Given data Block Start
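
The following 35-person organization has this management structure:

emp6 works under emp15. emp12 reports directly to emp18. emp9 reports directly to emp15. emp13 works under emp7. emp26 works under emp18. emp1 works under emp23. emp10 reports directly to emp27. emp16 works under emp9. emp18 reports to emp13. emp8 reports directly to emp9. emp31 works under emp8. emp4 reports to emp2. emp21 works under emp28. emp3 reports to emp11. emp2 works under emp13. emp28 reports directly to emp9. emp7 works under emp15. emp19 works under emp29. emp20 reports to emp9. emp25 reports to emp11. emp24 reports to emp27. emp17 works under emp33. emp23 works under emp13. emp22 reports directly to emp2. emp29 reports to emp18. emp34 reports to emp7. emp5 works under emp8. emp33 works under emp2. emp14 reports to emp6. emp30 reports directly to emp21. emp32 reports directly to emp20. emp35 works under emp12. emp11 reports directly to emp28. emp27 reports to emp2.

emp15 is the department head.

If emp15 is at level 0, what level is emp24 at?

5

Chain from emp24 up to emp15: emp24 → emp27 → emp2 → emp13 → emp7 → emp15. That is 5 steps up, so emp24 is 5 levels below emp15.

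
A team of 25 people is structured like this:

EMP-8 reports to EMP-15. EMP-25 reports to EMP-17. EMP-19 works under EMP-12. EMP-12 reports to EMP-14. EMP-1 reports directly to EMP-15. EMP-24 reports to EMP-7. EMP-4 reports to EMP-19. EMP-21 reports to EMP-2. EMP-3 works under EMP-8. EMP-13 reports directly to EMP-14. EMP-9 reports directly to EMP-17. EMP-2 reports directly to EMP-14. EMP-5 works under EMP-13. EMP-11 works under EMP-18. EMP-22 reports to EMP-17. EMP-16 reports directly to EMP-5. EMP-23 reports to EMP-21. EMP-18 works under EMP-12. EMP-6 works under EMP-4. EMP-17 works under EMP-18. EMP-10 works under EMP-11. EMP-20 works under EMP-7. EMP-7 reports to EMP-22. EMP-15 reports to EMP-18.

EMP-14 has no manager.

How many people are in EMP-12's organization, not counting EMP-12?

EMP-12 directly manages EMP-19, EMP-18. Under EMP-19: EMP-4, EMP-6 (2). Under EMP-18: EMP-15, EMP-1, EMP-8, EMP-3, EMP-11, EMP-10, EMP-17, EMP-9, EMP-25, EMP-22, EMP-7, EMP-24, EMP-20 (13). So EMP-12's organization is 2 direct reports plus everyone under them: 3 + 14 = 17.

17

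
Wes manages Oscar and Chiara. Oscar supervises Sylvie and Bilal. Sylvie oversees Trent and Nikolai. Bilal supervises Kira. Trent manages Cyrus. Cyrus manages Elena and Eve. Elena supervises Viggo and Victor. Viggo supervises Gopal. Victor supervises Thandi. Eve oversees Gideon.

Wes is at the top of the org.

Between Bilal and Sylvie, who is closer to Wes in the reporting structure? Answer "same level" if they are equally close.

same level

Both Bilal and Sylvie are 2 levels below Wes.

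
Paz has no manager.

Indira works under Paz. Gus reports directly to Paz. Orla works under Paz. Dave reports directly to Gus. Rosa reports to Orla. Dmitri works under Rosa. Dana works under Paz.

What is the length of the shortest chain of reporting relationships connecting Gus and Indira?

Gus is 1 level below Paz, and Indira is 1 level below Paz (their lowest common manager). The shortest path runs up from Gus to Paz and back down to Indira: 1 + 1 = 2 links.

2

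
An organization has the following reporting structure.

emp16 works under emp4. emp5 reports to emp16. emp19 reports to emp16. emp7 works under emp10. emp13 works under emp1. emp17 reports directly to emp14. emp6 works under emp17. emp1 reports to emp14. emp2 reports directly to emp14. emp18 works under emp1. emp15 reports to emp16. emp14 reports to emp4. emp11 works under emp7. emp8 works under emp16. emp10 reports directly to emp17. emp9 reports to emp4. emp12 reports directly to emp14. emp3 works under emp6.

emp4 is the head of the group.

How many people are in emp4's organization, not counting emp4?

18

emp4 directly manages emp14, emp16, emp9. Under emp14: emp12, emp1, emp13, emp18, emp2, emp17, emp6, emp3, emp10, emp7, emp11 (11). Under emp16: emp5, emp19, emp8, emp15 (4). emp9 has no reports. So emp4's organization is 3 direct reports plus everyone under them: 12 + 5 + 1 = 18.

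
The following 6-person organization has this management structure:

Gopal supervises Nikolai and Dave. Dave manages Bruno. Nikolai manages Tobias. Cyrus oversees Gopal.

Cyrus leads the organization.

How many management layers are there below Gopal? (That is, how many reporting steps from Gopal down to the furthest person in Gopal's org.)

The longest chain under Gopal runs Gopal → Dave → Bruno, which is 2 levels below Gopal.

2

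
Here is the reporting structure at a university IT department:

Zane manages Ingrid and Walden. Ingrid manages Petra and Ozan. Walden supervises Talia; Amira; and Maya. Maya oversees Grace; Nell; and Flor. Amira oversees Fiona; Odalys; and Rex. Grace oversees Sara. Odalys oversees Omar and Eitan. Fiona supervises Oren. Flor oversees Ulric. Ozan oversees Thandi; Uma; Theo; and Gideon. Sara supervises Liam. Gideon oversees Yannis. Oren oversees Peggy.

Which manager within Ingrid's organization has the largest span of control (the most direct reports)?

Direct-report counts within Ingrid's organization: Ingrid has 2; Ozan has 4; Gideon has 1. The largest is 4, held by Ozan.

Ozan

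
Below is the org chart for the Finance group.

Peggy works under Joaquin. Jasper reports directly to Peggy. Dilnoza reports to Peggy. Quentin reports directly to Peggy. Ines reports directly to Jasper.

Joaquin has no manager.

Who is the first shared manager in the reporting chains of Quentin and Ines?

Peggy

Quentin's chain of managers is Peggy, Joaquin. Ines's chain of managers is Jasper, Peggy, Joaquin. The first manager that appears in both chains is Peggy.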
Given data Block End
**Problem to work on**
Write out exactly the lines above from the line with "Between Bilal and" through the line with "An organization has", both of them included, and leave out all other lines.

**Completed task**
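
Between Bilal and Sylvie, who is closer to Wes in the reporting structure? Answer "same level" if they are equally close.

same level

Both Bilal and Sylvie are 2 levels below Wes.

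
Paz has no manager.

Indira works under Paz. Gus reports directly to Paz. Orla works under Paz. Dave reports directly to Gus. Rosa reports to Orla. Dmitri works under Rosa. Dana works under Paz.

What is the length of the shortest chain of reporting relationships connecting Gus and Indira?

Gus is 1 level below Paz, and Indira is 1 level below Paz (their lowest common manager). The shortest path runs up from Gus to Paz and back down to Indira: 1 + 1 = 2 links.

2

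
An organization has the following reporting structure.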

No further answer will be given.